═══ DATA PROVIDED

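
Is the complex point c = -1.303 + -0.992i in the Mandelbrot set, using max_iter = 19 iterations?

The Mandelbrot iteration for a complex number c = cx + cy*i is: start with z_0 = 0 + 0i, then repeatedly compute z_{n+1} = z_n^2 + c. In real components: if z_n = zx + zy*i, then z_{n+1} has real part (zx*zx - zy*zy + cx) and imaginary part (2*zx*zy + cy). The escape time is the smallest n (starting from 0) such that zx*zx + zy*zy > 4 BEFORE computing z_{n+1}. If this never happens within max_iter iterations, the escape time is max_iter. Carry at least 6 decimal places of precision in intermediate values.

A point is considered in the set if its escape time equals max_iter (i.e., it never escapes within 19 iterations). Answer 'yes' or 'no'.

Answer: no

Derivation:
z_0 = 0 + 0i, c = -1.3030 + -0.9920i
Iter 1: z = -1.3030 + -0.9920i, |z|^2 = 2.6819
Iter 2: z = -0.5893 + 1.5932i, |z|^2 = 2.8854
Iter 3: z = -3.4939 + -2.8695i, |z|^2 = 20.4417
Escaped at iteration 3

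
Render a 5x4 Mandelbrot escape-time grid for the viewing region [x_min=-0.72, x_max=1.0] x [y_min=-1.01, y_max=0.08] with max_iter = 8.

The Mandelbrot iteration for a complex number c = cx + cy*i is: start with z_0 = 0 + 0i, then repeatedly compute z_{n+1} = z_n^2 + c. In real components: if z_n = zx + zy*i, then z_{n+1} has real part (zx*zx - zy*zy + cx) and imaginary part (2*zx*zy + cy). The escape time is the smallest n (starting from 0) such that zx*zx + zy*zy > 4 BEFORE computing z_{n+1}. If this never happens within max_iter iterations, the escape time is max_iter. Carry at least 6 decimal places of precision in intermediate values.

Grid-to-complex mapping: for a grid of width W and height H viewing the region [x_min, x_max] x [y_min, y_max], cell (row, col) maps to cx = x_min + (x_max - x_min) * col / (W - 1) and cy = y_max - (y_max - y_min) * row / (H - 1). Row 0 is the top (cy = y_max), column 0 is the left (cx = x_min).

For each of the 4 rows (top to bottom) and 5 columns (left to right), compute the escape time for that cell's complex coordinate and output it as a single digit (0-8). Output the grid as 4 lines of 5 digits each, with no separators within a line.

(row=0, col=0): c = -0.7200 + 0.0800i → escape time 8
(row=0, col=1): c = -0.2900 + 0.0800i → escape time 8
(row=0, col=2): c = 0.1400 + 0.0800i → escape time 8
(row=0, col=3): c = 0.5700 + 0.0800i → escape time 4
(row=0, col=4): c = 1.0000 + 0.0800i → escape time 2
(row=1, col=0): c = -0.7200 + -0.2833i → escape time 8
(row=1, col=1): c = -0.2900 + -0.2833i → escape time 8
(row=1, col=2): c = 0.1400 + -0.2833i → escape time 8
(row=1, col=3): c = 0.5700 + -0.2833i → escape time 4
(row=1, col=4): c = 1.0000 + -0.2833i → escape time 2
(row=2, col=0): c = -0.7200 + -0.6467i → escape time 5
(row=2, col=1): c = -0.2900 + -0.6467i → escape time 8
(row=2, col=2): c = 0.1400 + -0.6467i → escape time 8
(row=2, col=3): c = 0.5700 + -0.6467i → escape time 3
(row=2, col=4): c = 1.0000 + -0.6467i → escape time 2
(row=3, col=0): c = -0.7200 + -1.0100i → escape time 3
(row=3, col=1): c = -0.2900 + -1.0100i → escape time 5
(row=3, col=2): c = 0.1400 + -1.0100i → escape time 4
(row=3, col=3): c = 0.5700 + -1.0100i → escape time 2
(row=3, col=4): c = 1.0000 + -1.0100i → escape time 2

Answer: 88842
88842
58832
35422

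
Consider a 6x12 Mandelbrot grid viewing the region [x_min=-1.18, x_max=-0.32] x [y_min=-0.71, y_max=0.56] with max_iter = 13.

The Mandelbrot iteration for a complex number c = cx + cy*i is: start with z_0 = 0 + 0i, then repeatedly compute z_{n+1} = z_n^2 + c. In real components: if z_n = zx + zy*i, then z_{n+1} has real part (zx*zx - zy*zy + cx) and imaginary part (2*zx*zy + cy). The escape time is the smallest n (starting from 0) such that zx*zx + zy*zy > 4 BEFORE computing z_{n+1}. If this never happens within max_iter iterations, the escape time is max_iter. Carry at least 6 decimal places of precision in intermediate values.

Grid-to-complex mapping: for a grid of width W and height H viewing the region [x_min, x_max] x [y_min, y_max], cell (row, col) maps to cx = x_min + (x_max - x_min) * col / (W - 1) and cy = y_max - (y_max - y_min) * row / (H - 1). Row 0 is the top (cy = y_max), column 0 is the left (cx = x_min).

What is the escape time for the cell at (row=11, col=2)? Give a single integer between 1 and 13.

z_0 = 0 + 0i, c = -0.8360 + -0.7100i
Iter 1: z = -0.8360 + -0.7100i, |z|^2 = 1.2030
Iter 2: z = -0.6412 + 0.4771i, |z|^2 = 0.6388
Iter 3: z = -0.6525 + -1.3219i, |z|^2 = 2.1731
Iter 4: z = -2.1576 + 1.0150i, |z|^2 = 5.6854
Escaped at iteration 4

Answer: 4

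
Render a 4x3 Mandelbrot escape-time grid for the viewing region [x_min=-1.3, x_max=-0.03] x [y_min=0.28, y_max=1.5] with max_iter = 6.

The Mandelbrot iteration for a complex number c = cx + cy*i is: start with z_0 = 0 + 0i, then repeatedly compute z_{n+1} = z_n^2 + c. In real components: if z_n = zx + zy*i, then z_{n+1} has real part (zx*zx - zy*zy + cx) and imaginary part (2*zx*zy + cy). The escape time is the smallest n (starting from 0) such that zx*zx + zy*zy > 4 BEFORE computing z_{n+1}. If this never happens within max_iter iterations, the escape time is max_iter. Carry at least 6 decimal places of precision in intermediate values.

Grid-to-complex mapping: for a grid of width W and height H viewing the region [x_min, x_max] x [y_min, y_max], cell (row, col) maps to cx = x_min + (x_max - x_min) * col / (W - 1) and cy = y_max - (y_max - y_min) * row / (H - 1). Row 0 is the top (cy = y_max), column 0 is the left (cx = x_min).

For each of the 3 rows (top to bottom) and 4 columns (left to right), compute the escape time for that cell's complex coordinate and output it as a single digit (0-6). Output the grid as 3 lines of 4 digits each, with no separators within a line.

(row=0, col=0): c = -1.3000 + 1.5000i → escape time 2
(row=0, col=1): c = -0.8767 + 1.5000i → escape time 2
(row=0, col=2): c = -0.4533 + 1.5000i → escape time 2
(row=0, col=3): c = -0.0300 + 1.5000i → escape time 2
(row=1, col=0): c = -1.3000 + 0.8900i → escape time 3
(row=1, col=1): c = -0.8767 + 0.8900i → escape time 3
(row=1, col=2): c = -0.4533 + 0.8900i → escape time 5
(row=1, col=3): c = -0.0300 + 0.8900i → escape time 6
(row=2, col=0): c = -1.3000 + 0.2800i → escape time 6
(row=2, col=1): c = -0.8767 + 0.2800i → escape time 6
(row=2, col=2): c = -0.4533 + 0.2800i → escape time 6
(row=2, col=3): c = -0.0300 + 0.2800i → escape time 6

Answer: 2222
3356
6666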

══════

ACTIVITY: For the word "Render", please say how many lines in the entries hold it, with only the number as the reply.

WRITTEN RESPONSE: 2